● Provided data
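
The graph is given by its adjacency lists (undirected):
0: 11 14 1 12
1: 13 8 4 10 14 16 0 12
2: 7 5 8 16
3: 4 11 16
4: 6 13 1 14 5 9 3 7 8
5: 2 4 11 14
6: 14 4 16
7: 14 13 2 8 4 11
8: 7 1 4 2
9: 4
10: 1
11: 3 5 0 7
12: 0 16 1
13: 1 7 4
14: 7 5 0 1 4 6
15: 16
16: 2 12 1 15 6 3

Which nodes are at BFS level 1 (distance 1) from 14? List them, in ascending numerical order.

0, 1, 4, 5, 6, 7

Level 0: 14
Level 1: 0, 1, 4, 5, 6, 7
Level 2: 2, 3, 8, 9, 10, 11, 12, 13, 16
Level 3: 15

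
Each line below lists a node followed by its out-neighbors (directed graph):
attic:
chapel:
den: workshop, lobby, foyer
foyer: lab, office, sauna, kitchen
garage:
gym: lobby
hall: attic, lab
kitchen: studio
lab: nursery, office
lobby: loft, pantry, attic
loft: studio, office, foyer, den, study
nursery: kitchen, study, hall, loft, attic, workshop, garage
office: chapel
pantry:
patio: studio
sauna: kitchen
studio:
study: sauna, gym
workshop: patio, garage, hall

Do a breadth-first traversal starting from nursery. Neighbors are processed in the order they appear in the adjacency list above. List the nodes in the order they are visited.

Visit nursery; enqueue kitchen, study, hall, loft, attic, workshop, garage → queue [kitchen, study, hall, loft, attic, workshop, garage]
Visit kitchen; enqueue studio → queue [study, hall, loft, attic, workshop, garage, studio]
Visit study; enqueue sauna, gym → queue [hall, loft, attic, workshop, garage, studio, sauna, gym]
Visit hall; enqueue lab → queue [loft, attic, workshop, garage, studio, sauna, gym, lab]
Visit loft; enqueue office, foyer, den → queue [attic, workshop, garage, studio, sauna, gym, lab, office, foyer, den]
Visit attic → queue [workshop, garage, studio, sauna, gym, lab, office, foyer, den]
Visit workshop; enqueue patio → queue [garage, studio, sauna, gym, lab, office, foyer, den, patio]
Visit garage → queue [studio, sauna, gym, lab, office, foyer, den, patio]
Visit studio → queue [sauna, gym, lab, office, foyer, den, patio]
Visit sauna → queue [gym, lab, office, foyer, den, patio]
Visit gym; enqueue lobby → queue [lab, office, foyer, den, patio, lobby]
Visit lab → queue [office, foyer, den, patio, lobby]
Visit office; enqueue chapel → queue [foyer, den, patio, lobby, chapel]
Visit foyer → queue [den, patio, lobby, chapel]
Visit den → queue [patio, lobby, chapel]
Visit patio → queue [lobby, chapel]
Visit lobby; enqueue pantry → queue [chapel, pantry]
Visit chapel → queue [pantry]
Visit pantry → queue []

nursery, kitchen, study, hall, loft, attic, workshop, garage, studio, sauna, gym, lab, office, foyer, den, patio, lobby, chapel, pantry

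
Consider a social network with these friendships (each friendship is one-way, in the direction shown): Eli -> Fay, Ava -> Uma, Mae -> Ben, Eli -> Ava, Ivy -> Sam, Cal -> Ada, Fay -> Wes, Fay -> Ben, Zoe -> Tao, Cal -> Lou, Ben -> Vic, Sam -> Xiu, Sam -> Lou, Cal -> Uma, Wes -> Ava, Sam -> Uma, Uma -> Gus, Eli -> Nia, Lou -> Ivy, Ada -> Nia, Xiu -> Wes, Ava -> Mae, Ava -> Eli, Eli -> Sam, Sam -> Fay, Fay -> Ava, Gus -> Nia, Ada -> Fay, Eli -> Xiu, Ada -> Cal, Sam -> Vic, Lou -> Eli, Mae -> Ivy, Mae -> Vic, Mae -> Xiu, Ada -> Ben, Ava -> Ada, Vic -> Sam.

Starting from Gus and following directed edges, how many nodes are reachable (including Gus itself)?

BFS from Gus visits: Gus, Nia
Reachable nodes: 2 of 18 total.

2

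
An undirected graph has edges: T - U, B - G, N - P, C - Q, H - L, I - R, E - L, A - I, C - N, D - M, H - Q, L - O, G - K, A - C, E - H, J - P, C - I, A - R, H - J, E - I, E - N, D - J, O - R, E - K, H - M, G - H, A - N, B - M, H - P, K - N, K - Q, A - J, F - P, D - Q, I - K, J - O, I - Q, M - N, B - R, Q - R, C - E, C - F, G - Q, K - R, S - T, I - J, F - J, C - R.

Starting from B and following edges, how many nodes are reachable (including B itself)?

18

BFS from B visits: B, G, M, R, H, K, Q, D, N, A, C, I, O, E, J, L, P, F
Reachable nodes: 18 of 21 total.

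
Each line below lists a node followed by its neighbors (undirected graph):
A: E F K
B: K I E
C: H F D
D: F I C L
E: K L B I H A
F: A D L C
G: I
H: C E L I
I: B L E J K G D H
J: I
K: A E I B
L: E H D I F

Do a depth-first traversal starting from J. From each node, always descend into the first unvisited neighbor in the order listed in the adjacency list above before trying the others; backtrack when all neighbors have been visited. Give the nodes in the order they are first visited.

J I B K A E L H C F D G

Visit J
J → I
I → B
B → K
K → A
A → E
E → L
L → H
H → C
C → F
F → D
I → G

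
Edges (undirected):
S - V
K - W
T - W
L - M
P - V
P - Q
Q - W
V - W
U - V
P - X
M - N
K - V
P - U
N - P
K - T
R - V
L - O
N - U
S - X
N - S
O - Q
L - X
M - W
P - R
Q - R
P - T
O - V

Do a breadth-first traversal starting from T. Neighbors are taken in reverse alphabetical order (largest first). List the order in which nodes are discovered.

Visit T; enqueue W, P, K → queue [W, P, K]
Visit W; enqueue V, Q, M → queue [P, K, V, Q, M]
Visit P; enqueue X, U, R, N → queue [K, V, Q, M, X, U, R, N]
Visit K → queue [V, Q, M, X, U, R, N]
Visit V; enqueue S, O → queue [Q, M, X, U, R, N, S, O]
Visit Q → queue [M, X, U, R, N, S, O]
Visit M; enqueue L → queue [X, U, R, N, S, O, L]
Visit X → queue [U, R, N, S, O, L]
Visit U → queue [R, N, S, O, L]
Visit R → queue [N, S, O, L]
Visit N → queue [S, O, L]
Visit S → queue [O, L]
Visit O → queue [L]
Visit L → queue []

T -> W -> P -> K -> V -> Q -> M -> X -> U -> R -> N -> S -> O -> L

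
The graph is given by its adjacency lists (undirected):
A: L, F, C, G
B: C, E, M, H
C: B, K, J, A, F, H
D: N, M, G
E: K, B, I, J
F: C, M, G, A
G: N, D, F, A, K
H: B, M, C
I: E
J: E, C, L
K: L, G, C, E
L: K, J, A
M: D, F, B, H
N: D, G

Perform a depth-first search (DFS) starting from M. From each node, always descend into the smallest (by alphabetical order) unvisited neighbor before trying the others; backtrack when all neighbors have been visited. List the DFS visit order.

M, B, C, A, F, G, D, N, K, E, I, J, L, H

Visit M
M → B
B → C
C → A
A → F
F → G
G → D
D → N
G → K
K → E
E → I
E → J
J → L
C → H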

● Your assignment
Transcribe all of the material exactly. Omit nothing.

● Solution to the problem
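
The graph is given by its adjacency lists (undirected):
0: 11 14 1 12
1: 13 8 4 10 14 16 0 12
2: 7 5 8 16
3: 4 11 16
4: 6 13 1 14 5 9 3 7 8
5: 2 4 11 14
6: 14 4 16
7: 14 13 2 8 4 11
8: 7 1 4 2
9: 4
10: 1
11: 3 5 0 7
12: 0 16 1
13: 1 7 4
14: 7 5 0 1 4 6
15: 16
16: 2 12 1 15 6 3

Which nodes are at BFS level 1 (distance 1) from 14? List them, in ascending numerical order.

0, 1, 4, 5, 6, 7

Level 0: 14
Level 1: 0, 1, 4, 5, 6, 7
Level 2: 2, 3, 8, 9, 10, 11, 12, 13, 16
Level 3: 15

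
Each line below lists a node followed by its out-neighbors (directed graph):
attic:
chapel:
den: workshop, lobby, foyer
foyer: lab, office, sauna, kitchen
garage:
gym: lobby
hall: attic, lab
kitchen: studio
lab: nursery, office
lobby: loft, pantry, attic
loft: studio, office, foyer, den, study
nursery: kitchen, study, hall, loft, attic, workshop, garage
office: chapel
pantry:
patio: studio
sauna: kitchen
studio:
study: sauna, gym
workshop: patio, garage, hall

Do a breadth-first traversal starting from nursery. Neighbors are processed in the order they appear in the adjacency list above. List the nodes in the order they are visited.

Visit nursery; enqueue kitchen, study, hall, loft, attic, workshop, garage → queue [kitchen, study, hall, loft, attic, workshop, garage]
Visit kitchen; enqueue studio → queue [study, hall, loft, attic, workshop, garage, studio]
Visit study; enqueue sauna, gym → queue [hall, loft, attic, workshop, garage, studio, sauna, gym]
Visit hall; enqueue lab → queue [loft, attic, workshop, garage, studio, sauna, gym, lab]
Visit loft; enqueue office, foyer, den → queue [attic, workshop, garage, studio, sauna, gym, lab, office, foyer, den]
Visit attic → queue [workshop, garage, studio, sauna, gym, lab, office, foyer, den]
Visit workshop; enqueue patio → queue [garage, studio, sauna, gym, lab, office, foyer, den, patio]
Visit garage → queue [studio, sauna, gym, lab, office, foyer, den, patio]
Visit studio → queue [sauna, gym, lab, office, foyer, den, patio]
Visit sauna → queue [gym, lab, office, foyer, den, patio]
Visit gym; enqueue lobby → queue [lab, office, foyer, den, patio, lobby]
Visit lab → queue [office, foyer, den, patio, lobby]
Visit office; enqueue chapel → queue [foyer, den, patio, lobby, chapel]
Visit foyer → queue [den, patio, lobby, chapel]
Visit den → queue [patio, lobby, chapel]
Visit patio → queue [lobby, chapel]
Visit lobby; enqueue pantry → queue [chapel, pantry]
Visit chapel → queue [pantry]
Visit pantry → queue []

nursery, kitchen, study, hall, loft, attic, workshop, garage, studio, sauna, gym, lab, office, foyer, den, patio, lobby, chapel, pantry

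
Consider a social network with these friendships (each friendship is one-way, in the direction shown): Eli -> Fay, Ava -> Uma, Mae -> Ben, Eli -> Ava, Ivy -> Sam, Cal -> Ada, Fay -> Wes, Fay -> Ben, Zoe -> Tao, Cal -> Lou, Ben -> Vic, Sam -> Xiu, Sam -> Lou, Cal -> Uma, Wes -> Ava, Sam -> Uma, Uma -> Gus, Eli -> Nia, Lou -> Ivy, Ada -> Nia, Xiu -> Wes, Ava -> Mae, Ava -> Eli, Eli -> Sam, Sam -> Fay, Fay -> Ava, Gus -> Nia, Ada -> Fay, Eli -> Xiu, Ada -> Cal, Sam -> Vic, Lou -> Eli, Mae -> Ivy, Mae -> Vic, Mae -> Xiu, Ada -> Ben, Ava -> Ada, Vic -> Sam.

Starting from Gus and following directed edges, how many nodes are reachable (including Gus itself)?

BFS from Gus visits: Gus, Nia
Reachable nodes: 2 of 18 total.

2

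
An undirected graph has edges: T - U, B - G, N - P, C - Q, H - L, I - R, E - L, A - I, C - N, D - M, H - Q, L - O, G - K, A - C, E - H, J - P, C - I, A - R, H - J, E - I, E - N, D - J, O - R, E - K, H - M, G - H, A - N, B - M, H - P, K - N, K - Q, A - J, F - P, D - Q, I - K, J - O, I - Q, M - N, B - R, Q - R, C - E, C - F, G - Q, K - R, S - T, I - J, F - J, C - R.

Starting from B and following edges, how many nodes are reachable (including B itself)?

18

BFS from B visits: B, G, M, R, H, K, Q, D, N, A, C, I, O, E, J, L, P, F
Reachable nodes: 18 of 21 total.

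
Each line below lists a node followed by its neighbors (undirected graph):
A: E F K
B: K I E
C: H F D
D: F I C L
E: K L B I H A
F: A D L C
G: I
H: C E L I
I: B L E J K G D H
J: I
K: A E I B
L: E H D I F

Do a depth-first traversal starting from J. From each node, always descend into the first unvisited neighbor in the order listed in the adjacency list above before trying the others; backtrack when all neighbors have been visited. Give the nodes in the order they are first visited.

J I B K A E L H C F D G

Visit J
J → I
I → B
B → K
K → A
A → E
E → L
L → H
H → C
C → F
F → D
I → G

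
Edges (undirected):
S - V
K - W
T - W
L - M
P - V
P - Q
Q - W
V - W
U - V
P - X
M - N
K - V
P - U
N - P
K - T
R - V
L - O
N - U
S - X
N - S
O - Q
L - X
M - W
P - R
Q - R
P - T
O - V

Do a breadth-first traversal starting from T. Neighbors are taken in reverse alphabetical order (largest first). List the order in which nodes are discovered.

Visit T; enqueue W, P, K → queue [W, P, K]
Visit W; enqueue V, Q, M → queue [P, K, V, Q, M]
Visit P; enqueue X, U, R, N → queue [K, V, Q, M, X, U, R, N]
Visit K → queue [V, Q, M, X, U, R, N]
Visit V; enqueue S, O → queue [Q, M, X, U, R, N, S, O]
Visit Q → queue [M, X, U, R, N, S, O]
Visit M; enqueue L → queue [X, U, R, N, S, O, L]
Visit X → queue [U, R, N, S, O, L]
Visit U → queue [R, N, S, O, L]
Visit R → queue [N, S, O, L]
Visit N → queue [S, O, L]
Visit S → queue [O, L]
Visit O → queue [L]
Visit L → queue []

T -> W -> P -> K -> V -> Q -> M -> X -> U -> R -> N -> S -> O -> L

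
The graph is given by its adjacency lists (undirected):
A: L, F, C, G
B: C, E, M, H
C: B, K, J, A, F, H
D: N, M, G
E: K, B, I, J
F: C, M, G, A
G: N, D, F, A, K
H: B, M, C
I: E
J: E, C, L
K: L, G, C, E
L: K, J, A
M: D, F, B, H
N: D, G

Perform a depth-first search (DFS) starting from M. From each node, always descend into the smallest (by alphabetical order) unvisited neighbor before trying the others; backtrack when all neighbors have been visited. List the DFS visit order.

M, B, C, A, F, G, D, N, K, E, I, J, L, H

Visit M
M → B
B → C
C → A
A → F
F → G
G → D
D → N
G → K
K → E
E → I
E → J
J → L
C → H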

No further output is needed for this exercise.